*YOUR OBJECTIVE*. All lines in the records that carry the string "What" are to be shown.

═══ MATERIAL SUPPLIED ═══

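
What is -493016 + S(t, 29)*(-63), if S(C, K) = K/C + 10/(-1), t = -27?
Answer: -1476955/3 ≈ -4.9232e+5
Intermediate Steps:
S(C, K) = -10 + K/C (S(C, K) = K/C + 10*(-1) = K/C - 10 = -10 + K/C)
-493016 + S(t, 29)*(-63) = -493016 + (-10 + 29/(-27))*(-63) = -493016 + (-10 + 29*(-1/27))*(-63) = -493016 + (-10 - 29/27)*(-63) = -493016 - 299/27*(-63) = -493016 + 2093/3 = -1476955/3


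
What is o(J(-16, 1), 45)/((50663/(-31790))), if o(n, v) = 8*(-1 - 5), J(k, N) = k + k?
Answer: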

═══
═══ MATERIAL SUPPLIED ═══

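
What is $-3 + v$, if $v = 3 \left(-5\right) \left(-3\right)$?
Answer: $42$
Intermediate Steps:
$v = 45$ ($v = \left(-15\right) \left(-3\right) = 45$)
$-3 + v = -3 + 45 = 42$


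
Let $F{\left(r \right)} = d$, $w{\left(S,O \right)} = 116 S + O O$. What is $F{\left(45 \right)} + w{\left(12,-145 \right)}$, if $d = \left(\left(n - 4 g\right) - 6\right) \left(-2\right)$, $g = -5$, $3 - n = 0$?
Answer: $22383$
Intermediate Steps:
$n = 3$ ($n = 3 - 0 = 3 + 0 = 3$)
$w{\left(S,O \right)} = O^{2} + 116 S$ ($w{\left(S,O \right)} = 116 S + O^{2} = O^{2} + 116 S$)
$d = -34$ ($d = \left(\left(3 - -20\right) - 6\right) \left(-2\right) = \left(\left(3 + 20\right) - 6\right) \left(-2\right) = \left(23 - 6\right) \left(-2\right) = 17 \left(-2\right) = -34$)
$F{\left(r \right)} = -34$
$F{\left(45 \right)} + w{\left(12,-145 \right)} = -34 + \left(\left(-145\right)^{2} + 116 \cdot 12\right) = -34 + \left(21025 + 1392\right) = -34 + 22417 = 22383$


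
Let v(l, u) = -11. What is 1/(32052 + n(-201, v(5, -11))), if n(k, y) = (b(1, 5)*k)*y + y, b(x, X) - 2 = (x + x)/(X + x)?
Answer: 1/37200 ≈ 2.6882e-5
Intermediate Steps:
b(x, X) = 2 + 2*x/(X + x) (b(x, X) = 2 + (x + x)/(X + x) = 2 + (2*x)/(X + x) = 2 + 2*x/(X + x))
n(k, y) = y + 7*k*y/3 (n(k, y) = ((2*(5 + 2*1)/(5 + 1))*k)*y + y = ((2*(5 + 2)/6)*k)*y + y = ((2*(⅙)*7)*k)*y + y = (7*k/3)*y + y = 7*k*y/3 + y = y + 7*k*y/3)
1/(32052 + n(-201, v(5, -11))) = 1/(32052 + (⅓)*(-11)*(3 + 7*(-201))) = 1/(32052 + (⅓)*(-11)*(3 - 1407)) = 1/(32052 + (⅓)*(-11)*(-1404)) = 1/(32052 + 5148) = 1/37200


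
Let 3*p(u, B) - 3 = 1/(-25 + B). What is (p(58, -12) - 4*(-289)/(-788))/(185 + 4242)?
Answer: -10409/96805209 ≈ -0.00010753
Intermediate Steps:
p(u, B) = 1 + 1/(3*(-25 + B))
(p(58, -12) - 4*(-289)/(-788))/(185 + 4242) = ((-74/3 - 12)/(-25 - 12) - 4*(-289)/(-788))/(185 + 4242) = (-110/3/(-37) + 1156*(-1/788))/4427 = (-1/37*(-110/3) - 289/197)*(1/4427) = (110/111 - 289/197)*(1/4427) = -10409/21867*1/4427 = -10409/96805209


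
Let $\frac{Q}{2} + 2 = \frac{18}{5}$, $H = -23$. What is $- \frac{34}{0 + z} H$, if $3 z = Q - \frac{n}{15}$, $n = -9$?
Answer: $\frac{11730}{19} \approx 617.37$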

═══

*EXPECTED OUTPUT*.
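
What is -493016 + S(t, 29)*(-63), if S(C, K) = K/C + 10/(-1), t = -27?
What is o(J(-16, 1), 45)/((50663/(-31790))), if o(n, v) = 8*(-1 - 5), J(k, N) = k + k?
What is $-3 + v$, if $v = 3 \left(-5\right) \left(-3\right)$?
Let $F{\left(r \right)} = d$, $w{\left(S,O \right)} = 116 S + O O$. What is $F{\left(45 \right)} + w{\left(12,-145 \right)}$, if $d = \left(\left(n - 4 g\right) - 6\right) \left(-2\right)$, $g = -5$, $3 - n = 0$?
Let v(l, u) = -11. What is 1/(32052 + n(-201, v(5, -11))), if n(k, y) = (b(1, 5)*k)*y + y, b(x, X) - 2 = (x + x)/(X + x)?
Let 3*p(u, B) - 3 = 1/(-25 + B). What is (p(58, -12) - 4*(-289)/(-788))/(185 + 4242)?
Let $\frac{Q}{2} + 2 = \frac{18}{5}$, $H = -23$. What is $- \frac{34}{0 + z} H$, if $3 z = Q - \frac{n}{15}$, $n = -9$?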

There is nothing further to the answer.